-- What to produce --
Every line with the string "corner" must be copied from the entries below.

-- Data records --

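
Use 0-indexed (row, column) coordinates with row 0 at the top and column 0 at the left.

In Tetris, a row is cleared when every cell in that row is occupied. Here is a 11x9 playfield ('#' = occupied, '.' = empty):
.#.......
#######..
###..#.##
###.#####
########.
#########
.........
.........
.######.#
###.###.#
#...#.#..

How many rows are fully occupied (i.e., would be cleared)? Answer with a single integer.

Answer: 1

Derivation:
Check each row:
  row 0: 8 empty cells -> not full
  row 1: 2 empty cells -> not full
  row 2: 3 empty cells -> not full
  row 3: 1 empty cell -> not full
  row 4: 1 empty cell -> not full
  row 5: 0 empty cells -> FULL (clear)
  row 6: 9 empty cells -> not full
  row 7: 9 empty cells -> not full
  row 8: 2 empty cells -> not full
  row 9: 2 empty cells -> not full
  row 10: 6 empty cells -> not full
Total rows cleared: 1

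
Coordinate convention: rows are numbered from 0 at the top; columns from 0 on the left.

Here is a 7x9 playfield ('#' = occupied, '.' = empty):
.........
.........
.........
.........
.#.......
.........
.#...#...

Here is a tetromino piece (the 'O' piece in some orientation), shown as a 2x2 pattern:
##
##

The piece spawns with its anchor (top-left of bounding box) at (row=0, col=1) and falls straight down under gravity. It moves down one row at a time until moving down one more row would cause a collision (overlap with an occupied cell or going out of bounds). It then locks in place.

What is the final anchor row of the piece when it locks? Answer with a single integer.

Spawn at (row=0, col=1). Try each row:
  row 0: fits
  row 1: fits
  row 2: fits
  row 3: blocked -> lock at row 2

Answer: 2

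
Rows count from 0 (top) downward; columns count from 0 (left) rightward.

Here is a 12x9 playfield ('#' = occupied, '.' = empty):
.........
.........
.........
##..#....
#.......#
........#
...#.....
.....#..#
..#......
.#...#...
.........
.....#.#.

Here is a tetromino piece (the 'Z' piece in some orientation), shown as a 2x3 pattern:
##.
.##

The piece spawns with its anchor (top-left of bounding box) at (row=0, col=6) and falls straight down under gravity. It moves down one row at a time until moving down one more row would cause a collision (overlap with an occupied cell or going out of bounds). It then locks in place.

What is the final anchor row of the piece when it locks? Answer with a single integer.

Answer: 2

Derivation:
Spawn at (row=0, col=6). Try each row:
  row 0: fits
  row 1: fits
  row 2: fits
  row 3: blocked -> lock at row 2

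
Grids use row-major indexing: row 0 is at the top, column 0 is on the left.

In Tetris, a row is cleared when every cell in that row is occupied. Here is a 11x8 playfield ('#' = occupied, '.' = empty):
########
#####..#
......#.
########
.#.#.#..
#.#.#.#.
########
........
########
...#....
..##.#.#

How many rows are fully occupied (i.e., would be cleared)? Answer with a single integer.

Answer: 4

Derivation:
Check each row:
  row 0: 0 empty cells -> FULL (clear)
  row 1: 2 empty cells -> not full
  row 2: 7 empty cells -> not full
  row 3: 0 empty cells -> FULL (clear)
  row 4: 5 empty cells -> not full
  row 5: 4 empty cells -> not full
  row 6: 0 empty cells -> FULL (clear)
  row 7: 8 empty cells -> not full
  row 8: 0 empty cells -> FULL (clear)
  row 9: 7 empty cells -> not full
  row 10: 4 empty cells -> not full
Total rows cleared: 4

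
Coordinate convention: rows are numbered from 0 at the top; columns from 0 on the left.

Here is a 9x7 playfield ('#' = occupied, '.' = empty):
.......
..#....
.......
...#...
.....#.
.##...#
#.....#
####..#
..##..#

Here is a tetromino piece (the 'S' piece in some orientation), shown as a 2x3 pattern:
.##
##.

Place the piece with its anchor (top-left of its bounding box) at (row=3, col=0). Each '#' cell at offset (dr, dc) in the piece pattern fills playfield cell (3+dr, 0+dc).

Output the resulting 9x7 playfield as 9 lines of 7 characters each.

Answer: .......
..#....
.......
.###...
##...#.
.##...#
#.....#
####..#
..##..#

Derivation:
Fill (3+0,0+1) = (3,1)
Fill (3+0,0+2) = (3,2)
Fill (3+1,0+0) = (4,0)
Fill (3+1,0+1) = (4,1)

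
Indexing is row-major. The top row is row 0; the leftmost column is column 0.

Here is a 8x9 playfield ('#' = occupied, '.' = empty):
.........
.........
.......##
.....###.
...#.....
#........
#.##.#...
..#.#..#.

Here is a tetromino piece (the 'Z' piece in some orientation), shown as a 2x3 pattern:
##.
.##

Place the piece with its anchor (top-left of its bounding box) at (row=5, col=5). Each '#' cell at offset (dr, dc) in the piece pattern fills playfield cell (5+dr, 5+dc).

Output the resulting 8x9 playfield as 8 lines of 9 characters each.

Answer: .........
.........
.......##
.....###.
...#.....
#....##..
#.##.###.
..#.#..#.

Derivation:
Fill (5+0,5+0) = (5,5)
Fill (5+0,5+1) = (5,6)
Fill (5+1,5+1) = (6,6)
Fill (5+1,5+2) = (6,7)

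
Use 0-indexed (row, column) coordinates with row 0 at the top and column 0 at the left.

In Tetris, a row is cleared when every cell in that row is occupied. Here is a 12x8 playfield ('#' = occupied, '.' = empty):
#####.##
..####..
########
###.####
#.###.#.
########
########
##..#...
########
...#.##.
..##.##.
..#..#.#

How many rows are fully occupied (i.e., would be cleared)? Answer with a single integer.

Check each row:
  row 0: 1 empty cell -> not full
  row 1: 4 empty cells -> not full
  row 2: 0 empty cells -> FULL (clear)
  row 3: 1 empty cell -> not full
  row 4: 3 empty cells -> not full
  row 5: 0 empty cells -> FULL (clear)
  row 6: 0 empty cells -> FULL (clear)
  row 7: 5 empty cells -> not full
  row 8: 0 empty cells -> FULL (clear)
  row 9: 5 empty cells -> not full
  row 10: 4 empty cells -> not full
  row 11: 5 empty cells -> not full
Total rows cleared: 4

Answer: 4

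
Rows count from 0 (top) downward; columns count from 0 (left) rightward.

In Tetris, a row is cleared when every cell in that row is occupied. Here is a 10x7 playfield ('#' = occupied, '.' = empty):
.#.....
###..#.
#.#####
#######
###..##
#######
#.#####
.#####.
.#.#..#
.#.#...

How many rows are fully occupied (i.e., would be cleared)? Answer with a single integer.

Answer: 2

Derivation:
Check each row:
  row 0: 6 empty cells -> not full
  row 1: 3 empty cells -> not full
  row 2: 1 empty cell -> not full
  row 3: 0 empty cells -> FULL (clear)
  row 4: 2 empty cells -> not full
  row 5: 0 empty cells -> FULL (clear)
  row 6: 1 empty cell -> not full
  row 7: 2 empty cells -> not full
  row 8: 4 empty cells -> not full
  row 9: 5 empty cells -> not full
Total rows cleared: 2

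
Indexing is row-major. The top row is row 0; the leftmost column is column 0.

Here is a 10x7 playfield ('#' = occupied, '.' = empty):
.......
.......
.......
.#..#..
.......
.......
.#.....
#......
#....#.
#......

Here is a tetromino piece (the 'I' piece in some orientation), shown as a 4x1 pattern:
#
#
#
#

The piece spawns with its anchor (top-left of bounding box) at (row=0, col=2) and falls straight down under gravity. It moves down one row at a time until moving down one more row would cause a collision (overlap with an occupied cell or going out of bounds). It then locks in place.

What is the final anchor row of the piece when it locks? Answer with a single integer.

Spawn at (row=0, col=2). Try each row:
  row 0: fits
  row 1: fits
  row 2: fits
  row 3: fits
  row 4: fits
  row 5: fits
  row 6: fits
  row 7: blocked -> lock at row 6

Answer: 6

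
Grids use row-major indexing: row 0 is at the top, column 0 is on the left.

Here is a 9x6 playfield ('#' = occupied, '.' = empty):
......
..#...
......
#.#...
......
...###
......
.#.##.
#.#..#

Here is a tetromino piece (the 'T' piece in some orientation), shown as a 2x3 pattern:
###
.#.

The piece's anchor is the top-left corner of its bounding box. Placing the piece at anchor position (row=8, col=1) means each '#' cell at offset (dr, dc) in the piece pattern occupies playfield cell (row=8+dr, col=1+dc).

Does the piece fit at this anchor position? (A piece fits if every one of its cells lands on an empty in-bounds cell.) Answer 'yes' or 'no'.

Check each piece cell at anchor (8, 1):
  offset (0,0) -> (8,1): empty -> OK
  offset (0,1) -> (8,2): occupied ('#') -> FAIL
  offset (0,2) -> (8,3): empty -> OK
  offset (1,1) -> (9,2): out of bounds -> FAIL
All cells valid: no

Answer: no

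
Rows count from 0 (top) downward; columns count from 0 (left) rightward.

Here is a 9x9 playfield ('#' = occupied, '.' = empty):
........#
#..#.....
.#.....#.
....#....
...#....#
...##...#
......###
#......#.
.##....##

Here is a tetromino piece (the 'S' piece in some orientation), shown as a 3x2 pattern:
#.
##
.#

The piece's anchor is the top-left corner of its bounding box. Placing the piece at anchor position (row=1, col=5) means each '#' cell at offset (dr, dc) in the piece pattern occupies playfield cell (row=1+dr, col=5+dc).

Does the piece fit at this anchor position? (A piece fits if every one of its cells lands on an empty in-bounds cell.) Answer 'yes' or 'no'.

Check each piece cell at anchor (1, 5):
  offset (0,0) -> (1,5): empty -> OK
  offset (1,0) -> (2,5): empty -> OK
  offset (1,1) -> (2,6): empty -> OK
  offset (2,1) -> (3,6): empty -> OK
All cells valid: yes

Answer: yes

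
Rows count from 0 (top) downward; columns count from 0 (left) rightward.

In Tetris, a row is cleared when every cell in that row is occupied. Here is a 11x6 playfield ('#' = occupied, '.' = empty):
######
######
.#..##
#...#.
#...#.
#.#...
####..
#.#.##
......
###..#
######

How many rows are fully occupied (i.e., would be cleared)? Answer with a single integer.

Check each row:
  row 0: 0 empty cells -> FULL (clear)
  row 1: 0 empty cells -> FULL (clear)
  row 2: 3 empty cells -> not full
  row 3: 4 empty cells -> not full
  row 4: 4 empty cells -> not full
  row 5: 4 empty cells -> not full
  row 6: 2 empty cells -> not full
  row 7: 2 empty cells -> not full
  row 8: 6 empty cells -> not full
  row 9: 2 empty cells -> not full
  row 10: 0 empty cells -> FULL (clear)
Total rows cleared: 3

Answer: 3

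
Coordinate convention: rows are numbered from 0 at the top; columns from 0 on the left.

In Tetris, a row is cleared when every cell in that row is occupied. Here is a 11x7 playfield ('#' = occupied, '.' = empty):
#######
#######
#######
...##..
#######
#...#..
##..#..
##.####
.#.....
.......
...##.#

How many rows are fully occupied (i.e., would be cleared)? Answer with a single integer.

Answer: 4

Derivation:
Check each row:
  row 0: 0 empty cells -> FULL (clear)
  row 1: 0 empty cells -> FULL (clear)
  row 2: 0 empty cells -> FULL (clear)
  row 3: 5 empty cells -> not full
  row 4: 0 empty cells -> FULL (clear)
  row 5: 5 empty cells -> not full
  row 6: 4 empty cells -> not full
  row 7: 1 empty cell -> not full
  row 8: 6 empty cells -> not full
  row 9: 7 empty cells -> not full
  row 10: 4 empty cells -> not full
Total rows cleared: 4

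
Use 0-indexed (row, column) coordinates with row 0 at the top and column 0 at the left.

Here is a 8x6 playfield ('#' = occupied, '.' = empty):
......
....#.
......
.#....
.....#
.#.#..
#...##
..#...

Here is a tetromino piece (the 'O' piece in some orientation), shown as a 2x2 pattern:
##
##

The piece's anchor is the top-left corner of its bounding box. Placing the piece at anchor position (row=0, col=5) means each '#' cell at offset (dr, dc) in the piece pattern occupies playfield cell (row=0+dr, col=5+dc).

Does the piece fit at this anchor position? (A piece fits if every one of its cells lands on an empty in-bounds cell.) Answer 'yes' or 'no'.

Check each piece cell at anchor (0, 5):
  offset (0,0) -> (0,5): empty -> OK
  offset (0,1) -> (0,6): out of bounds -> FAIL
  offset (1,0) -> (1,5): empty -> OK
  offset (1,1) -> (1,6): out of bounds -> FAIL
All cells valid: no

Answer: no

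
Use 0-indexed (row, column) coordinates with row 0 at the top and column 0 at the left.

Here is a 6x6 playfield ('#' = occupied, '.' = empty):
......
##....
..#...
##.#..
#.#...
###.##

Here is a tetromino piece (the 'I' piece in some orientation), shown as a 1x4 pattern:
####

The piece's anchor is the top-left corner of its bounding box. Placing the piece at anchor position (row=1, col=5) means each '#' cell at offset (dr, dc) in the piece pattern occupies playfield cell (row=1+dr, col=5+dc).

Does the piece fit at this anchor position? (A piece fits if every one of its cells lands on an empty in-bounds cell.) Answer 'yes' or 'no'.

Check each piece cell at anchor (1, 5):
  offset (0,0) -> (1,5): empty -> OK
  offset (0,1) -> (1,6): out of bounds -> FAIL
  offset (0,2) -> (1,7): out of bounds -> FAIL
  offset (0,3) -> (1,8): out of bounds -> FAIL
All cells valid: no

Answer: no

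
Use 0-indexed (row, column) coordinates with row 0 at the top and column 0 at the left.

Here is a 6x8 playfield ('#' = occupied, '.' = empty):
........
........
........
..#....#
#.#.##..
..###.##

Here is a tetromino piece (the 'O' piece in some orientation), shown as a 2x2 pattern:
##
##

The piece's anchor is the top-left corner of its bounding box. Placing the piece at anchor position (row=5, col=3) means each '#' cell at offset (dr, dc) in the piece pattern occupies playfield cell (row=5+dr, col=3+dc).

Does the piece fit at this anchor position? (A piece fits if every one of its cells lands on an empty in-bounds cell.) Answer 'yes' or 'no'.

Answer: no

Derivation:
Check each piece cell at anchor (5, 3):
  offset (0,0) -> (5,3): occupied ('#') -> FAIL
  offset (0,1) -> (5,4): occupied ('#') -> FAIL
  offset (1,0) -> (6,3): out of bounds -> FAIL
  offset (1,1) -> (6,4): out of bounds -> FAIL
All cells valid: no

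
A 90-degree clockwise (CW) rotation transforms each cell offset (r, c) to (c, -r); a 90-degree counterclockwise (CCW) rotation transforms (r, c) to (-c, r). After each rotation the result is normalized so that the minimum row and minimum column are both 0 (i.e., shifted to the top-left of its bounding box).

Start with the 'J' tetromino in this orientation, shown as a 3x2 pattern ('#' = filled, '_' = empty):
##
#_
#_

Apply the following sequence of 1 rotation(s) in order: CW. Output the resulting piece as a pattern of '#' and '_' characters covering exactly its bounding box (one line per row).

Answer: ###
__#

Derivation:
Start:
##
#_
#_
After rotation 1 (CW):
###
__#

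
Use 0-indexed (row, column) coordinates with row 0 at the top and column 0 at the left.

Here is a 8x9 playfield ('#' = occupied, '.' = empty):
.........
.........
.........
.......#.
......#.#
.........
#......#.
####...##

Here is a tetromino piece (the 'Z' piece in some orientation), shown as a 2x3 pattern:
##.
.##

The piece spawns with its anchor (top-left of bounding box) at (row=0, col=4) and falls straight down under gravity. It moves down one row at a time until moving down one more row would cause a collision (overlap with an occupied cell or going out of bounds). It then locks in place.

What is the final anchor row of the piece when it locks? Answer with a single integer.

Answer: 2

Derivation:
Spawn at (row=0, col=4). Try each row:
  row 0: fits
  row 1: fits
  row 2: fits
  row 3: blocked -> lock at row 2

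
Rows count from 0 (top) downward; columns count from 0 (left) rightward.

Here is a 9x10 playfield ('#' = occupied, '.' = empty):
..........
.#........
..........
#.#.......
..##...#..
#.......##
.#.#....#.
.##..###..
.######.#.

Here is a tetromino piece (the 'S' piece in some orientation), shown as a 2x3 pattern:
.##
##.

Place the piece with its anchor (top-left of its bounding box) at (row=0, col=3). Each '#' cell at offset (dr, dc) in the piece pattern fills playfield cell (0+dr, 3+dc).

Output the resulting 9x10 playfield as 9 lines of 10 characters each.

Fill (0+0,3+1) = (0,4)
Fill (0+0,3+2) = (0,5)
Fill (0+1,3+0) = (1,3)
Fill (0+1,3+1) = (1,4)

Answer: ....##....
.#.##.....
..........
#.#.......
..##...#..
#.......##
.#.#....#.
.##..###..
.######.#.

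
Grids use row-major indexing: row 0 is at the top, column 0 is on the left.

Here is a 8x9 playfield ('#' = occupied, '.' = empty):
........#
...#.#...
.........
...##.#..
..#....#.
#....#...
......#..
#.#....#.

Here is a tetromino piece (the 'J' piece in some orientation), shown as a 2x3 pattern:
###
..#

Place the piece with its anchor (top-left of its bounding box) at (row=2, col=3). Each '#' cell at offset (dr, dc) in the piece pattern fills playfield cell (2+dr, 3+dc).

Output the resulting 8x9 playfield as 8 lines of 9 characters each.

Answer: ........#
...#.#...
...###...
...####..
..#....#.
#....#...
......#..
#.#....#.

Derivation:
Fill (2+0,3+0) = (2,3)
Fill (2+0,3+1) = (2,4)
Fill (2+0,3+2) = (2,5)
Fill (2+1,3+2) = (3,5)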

-- Reply to the task --
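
The piece's anchor is the top-left corner of its bounding box. Placing the piece at anchor position (row=8, col=1) means each '#' cell at offset (dr, dc) in the piece pattern occupies playfield cell (row=8+dr, col=1+dc).
The piece's anchor is the top-left corner of its bounding box. Placing the piece at anchor position (row=1, col=5) means each '#' cell at offset (dr, dc) in the piece pattern occupies playfield cell (row=1+dr, col=5+dc).
The piece's anchor is the top-left corner of its bounding box. Placing the piece at anchor position (row=0, col=5) means each '#' cell at offset (dr, dc) in the piece pattern occupies playfield cell (row=0+dr, col=5+dc).
The piece's anchor is the top-left corner of its bounding box. Placing the piece at anchor position (row=1, col=5) means each '#' cell at offset (dr, dc) in the piece pattern occupies playfield cell (row=1+dr, col=5+dc).
The piece's anchor is the top-left corner of its bounding box. Placing the piece at anchor position (row=5, col=3) means each '#' cell at offset (dr, dc) in the piece pattern occupies playfield cell (row=5+dr, col=3+dc).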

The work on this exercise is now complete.